-- Source material follows --
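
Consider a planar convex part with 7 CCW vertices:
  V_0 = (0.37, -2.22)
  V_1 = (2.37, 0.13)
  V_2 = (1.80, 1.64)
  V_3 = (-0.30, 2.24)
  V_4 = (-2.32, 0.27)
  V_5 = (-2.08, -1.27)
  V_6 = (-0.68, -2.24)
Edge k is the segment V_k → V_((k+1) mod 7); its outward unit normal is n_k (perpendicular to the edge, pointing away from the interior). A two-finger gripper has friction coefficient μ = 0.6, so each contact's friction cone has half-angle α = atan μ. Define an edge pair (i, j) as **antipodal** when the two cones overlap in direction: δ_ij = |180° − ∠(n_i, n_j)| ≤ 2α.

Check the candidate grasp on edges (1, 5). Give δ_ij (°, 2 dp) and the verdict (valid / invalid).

α = atan 0.6 = 30.96°;  2α = 61.93°
edge 1: e_1 = (-0.57, +1.51);  n_1 = (+0.9356, +0.3532)
edge 5: e_5 = (+1.40, -0.97);  n_5 = (-0.5695, -0.8220)
∠(n_1, n_5) = 145.40°
δ = |180° − 145.40°| = 34.60°
34.60° ≤ 2α = 61.93°  →  valid

δ = 34.60°, valid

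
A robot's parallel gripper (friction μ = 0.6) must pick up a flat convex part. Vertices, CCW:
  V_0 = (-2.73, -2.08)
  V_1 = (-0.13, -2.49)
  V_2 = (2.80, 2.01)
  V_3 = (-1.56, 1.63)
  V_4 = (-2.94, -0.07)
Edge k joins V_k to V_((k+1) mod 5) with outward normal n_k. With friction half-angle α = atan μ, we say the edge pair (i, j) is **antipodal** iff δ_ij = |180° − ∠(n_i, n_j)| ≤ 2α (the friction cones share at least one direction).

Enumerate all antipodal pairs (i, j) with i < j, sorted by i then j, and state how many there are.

α = atan 0.6 = 30.96°;  2α = 61.93°
n_0 = (-0.1558, -0.9878)
n_1 = (+0.8380, -0.5456)
n_2 = (-0.0868, +0.9962)
n_3 = (-0.7764, +0.6302)
n_4 = (-0.9946, -0.1039)
  (0,1): δ = 114.11°  ·
  (0,2): δ = 13.94°  ✓
  (0,3): δ = 59.89°  ✓
  (0,4): δ = 104.93°  ·
  (1,2): δ = 51.95°  ✓
  (1,3): δ = 6.00°  ✓
  (1,4): δ = 39.03°  ✓
  (2,3): δ = 134.05°  ·
  (2,4): δ = 89.02°  ·
  (3,4): δ = 134.97°  ·
antipodal pairs: 5

count = 5; pairs: (0,2), (0,3), (1,2), (1,3), (1,4)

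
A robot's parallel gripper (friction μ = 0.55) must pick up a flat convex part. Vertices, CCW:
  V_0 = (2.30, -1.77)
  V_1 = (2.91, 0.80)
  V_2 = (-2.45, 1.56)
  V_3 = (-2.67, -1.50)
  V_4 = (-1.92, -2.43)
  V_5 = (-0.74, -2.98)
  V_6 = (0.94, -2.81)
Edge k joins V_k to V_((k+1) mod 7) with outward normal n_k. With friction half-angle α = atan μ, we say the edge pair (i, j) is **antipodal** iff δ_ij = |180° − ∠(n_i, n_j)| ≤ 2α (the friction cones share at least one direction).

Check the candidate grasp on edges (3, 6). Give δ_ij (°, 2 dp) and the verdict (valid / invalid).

α = atan 0.55 = 28.81°;  2α = 57.62°
edge 3: e_3 = (+0.75, -0.93);  n_3 = (-0.7784, -0.6278)
edge 6: e_6 = (+1.36, +1.04);  n_6 = (+0.6075, -0.7944)
∠(n_3, n_6) = 88.52°
δ = |180° − 88.52°| = 91.48°
91.48° > 2α = 57.62°  →  invalid

δ = 91.48°, invalid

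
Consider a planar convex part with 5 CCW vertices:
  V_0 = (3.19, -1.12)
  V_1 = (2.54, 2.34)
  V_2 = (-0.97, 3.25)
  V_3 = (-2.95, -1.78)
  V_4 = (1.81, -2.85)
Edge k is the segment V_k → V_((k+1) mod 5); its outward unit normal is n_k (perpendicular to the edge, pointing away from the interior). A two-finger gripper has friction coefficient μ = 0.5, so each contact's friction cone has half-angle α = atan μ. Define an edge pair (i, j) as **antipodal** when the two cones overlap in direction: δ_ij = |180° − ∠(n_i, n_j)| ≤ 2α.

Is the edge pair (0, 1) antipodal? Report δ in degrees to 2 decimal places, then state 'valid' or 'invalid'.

δ = 115.17°, invalid

α = atan 0.5 = 26.57°;  2α = 53.13°
edge 0: e_0 = (-0.65, +3.46);  n_0 = (+0.9828, +0.1846)
edge 1: e_1 = (-3.51, +0.91);  n_1 = (+0.2510, +0.9680)
∠(n_0, n_1) = 64.83°
δ = |180° − 64.83°| = 115.17°
115.17° > 2α = 53.13°  →  invalid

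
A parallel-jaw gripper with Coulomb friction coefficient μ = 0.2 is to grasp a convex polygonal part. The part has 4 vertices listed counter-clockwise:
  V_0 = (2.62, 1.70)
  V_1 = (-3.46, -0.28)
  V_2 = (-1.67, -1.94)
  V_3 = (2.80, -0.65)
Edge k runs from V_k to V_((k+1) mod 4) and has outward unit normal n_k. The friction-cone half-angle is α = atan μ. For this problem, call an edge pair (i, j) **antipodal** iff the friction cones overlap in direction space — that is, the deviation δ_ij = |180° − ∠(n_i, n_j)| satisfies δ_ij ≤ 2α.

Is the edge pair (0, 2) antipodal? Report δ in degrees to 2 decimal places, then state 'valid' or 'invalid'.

α = atan 0.2 = 11.31°;  2α = 22.62°
edge 0: e_0 = (-6.08, -1.98);  n_0 = (-0.3097, +0.9509)
edge 2: e_2 = (+4.47, +1.29);  n_2 = (+0.2773, -0.9608)
∠(n_0, n_2) = 178.06°
δ = |180° − 178.06°| = 1.94°
1.94° ≤ 2α = 22.62°  →  valid

δ = 1.94°, valid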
-- Source material concluded --
> [Your goal] From the first line to the last, transcribe the records exactly.

> [Completed exercise]
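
Consider a planar convex part with 7 CCW vertices:
  V_0 = (0.37, -2.22)
  V_1 = (2.37, 0.13)
  V_2 = (1.80, 1.64)
  V_3 = (-0.30, 2.24)
  V_4 = (-2.32, 0.27)
  V_5 = (-2.08, -1.27)
  V_6 = (-0.68, -2.24)
Edge k is the segment V_k → V_((k+1) mod 7); its outward unit normal is n_k (perpendicular to the edge, pointing away from the interior). A two-finger gripper has friction coefficient μ = 0.6, so each contact's friction cone has half-angle α = atan μ. Define an edge pair (i, j) as **antipodal** when the two cones overlap in direction: δ_ij = |180° − ∠(n_i, n_j)| ≤ 2α.

Check the candidate grasp on edges (1, 5). Give δ_ij (°, 2 dp) and the verdict (valid / invalid).

α = atan 0.6 = 30.96°;  2α = 61.93°
edge 1: e_1 = (-0.57, +1.51);  n_1 = (+0.9356, +0.3532)
edge 5: e_5 = (+1.40, -0.97);  n_5 = (-0.5695, -0.8220)
∠(n_1, n_5) = 145.40°
δ = |180° − 145.40°| = 34.60°
34.60° ≤ 2α = 61.93°  →  valid

δ = 34.60°, valid

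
A robot's parallel gripper (friction μ = 0.6) must pick up a flat convex part. Vertices, CCW:
  V_0 = (-2.73, -2.08)
  V_1 = (-0.13, -2.49)
  V_2 = (2.80, 2.01)
  V_3 = (-1.56, 1.63)
  V_4 = (-2.94, -0.07)
Edge k joins V_k to V_((k+1) mod 5) with outward normal n_k. With friction half-angle α = atan μ, we say the edge pair (i, j) is **antipodal** iff δ_ij = |180° − ∠(n_i, n_j)| ≤ 2α (the friction cones share at least one direction).

Enumerate all antipodal pairs (i, j) with i < j, sorted by i then j, and state how many there are.

α = atan 0.6 = 30.96°;  2α = 61.93°
n_0 = (-0.1558, -0.9878)
n_1 = (+0.8380, -0.5456)
n_2 = (-0.0868, +0.9962)
n_3 = (-0.7764, +0.6302)
n_4 = (-0.9946, -0.1039)
  (0,1): δ = 114.11°  ·
  (0,2): δ = 13.94°  ✓
  (0,3): δ = 59.89°  ✓
  (0,4): δ = 104.93°  ·
  (1,2): δ = 51.95°  ✓
  (1,3): δ = 6.00°  ✓
  (1,4): δ = 39.03°  ✓
  (2,3): δ = 134.05°  ·
  (2,4): δ = 89.02°  ·
  (3,4): δ = 134.97°  ·
antipodal pairs: 5

count = 5; pairs: (0,2), (0,3), (1,2), (1,3), (1,4)

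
A robot's parallel gripper (friction μ = 0.55) must pick up a flat convex part. Vertices, CCW:
  V_0 = (2.30, -1.77)
  V_1 = (2.91, 0.80)
  V_2 = (-2.45, 1.56)
  V_3 = (-2.67, -1.50)
  V_4 = (-1.92, -2.43)
  V_5 = (-0.74, -2.98)
  V_6 = (0.94, -2.81)
Edge k joins V_k to V_((k+1) mod 7) with outward normal n_k. With friction half-angle α = atan μ, we say the edge pair (i, j) is **antipodal** iff δ_ij = |180° − ∠(n_i, n_j)| ≤ 2α (the friction cones share at least one direction).

Check the candidate grasp on edges (3, 6). Give δ_ij (°, 2 dp) and the verdict (valid / invalid).

α = atan 0.55 = 28.81°;  2α = 57.62°
edge 3: e_3 = (+0.75, -0.93);  n_3 = (-0.7784, -0.6278)
edge 6: e_6 = (+1.36, +1.04);  n_6 = (+0.6075, -0.7944)
∠(n_3, n_6) = 88.52°
δ = |180° − 88.52°| = 91.48°
91.48° > 2α = 57.62°  →  invalid

δ = 91.48°, invalid

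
Consider a planar convex part with 5 CCW vertices:
  V_0 = (3.19, -1.12)
  V_1 = (2.54, 2.34)
  V_2 = (-0.97, 3.25)
  V_3 = (-2.95, -1.78)
  V_4 = (1.81, -2.85)
Edge k is the segment V_k → V_((k+1) mod 5); its outward unit normal is n_k (perpendicular to the edge, pointing away from the interior). A two-finger gripper has friction coefficient μ = 0.5, so each contact's friction cone has half-angle α = atan μ. Define an edge pair (i, j) as **antipodal** when the two cones overlap in direction: δ_ij = |180° − ∠(n_i, n_j)| ≤ 2α.

Is the edge pair (0, 1) antipodal? Report δ in degrees to 2 decimal places, then state 'valid' or 'invalid'.

δ = 115.17°, invalid

α = atan 0.5 = 26.57°;  2α = 53.13°
edge 0: e_0 = (-0.65, +3.46);  n_0 = (+0.9828, +0.1846)
edge 1: e_1 = (-3.51, +0.91);  n_1 = (+0.2510, +0.9680)
∠(n_0, n_1) = 64.83°
δ = |180° − 64.83°| = 115.17°
115.17° > 2α = 53.13°  →  invalid

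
A parallel-jaw gripper with Coulomb friction coefficient μ = 0.2 is to grasp a convex polygonal part. The part has 4 vertices listed counter-clockwise:
  V_0 = (2.62, 1.70)
  V_1 = (-3.46, -0.28)
  V_2 = (-1.67, -1.94)
  V_3 = (2.80, -0.65)
Edge k runs from V_k to V_((k+1) mod 4) and has outward unit normal n_k. The friction-cone half-angle is α = atan μ. For this problem, call an edge pair (i, j) **antipodal** iff the friction cones overlap in direction space — that is, the deviation δ_ij = |180° − ∠(n_i, n_j)| satisfies δ_ij ≤ 2α.

Is the edge pair (0, 2) antipodal? Report δ in degrees to 2 decimal places, then state 'valid' or 'invalid'.

α = atan 0.2 = 11.31°;  2α = 22.62°
edge 0: e_0 = (-6.08, -1.98);  n_0 = (-0.3097, +0.9509)
edge 2: e_2 = (+4.47, +1.29);  n_2 = (+0.2773, -0.9608)
∠(n_0, n_2) = 178.06°
δ = |180° − 178.06°| = 1.94°
1.94° ≤ 2α = 22.62°  →  valid

δ = 1.94°, valid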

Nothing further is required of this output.